## DATA RECORDS
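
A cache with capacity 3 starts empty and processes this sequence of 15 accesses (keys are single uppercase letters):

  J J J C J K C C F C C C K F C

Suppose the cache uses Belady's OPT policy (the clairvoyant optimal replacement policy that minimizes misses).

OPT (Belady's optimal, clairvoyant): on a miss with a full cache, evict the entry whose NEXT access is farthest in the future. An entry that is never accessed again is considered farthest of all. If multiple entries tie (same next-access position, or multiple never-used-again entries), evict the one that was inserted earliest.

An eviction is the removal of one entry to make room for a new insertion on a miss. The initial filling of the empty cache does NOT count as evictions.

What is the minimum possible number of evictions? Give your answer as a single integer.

OPT (Belady) simulation (capacity=3):
  1. access J: MISS. Cache: [J]
  2. access J: HIT. Next use of J: step 3. Cache: [J]
  3. access J: HIT. Next use of J: step 5. Cache: [J]
  4. access C: MISS. Cache: [J C]
  5. access J: HIT. Next use of J: never. Cache: [J C]
  6. access K: MISS. Cache: [J C K]
  7. access C: HIT. Next use of C: step 8. Cache: [J C K]
  8. access C: HIT. Next use of C: step 10. Cache: [J C K]
  9. access F: MISS, evict J (next use: never). Cache: [C K F]
  10. access C: HIT. Next use of C: step 11. Cache: [C K F]
  11. access C: HIT. Next use of C: step 12. Cache: [C K F]
  12. access C: HIT. Next use of C: step 15. Cache: [C K F]
  13. access K: HIT. Next use of K: never. Cache: [C K F]
  14. access F: HIT. Next use of F: never. Cache: [C K F]
  15. access C: HIT. Next use of C: never. Cache: [C K F]
Total: 11 hits, 4 misses, 1 evictions

Answer: 1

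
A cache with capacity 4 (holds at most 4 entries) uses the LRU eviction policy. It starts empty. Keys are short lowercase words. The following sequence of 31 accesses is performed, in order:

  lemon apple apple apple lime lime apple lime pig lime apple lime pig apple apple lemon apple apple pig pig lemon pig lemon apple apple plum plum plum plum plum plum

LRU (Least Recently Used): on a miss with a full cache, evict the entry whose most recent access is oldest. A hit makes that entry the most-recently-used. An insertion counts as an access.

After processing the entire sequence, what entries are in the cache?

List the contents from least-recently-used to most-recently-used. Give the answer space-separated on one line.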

## EXERCISE GOAL
Given the records above, return exactly the lines starting at the line containing "Suppose the cache" and ending at the line containing "lemon apple apple apple", including both.

## EXERCISE RESULT
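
Suppose the cache uses Belady's OPT policy (the clairvoyant optimal replacement policy that minimizes misses).

OPT (Belady's optimal, clairvoyant): on a miss with a full cache, evict the entry whose NEXT access is farthest in the future. An entry that is never accessed again is considered farthest of all. If multiple entries tie (same next-access position, or multiple never-used-again entries), evict the one that was inserted earliest.

An eviction is the removal of one entry to make room for a new insertion on a miss. The initial filling of the empty cache does NOT count as evictions.

What is the minimum possible number of evictions? Give your answer as a single integer.

OPT (Belady) simulation (capacity=3):
  1. access J: MISS. Cache: [J]
  2. access J: HIT. Next use of J: step 3. Cache: [J]
  3. access J: HIT. Next use of J: step 5. Cache: [J]
  4. access C: MISS. Cache: [J C]
  5. access J: HIT. Next use of J: never. Cache: [J C]
  6. access K: MISS. Cache: [J C K]
  7. access C: HIT. Next use of C: step 8. Cache: [J C K]
  8. access C: HIT. Next use of C: step 10. Cache: [J C K]
  9. access F: MISS, evict J (next use: never). Cache: [C K F]
  10. access C: HIT. Next use of C: step 11. Cache: [C K F]
  11. access C: HIT. Next use of C: step 12. Cache: [C K F]
  12. access C: HIT. Next use of C: step 15. Cache: [C K F]
  13. access K: HIT. Next use of K: never. Cache: [C K F]
  14. access F: HIT. Next use of F: never. Cache: [C K F]
  15. access C: HIT. Next use of C: never. Cache: [C K F]
Total: 11 hits, 4 misses, 1 evictions

Answer: 1

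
A cache with capacity 4 (holds at most 4 entries) uses the LRU eviction policy. It starts empty. Keys are short lowercase words. The following sequence of 31 accesses is performed, in order:

  lemon apple apple apple lime lime apple lime pig lime apple lime pig apple apple lemon apple apple pig pig lemon pig lemon apple apple plum plum plum plum plum plum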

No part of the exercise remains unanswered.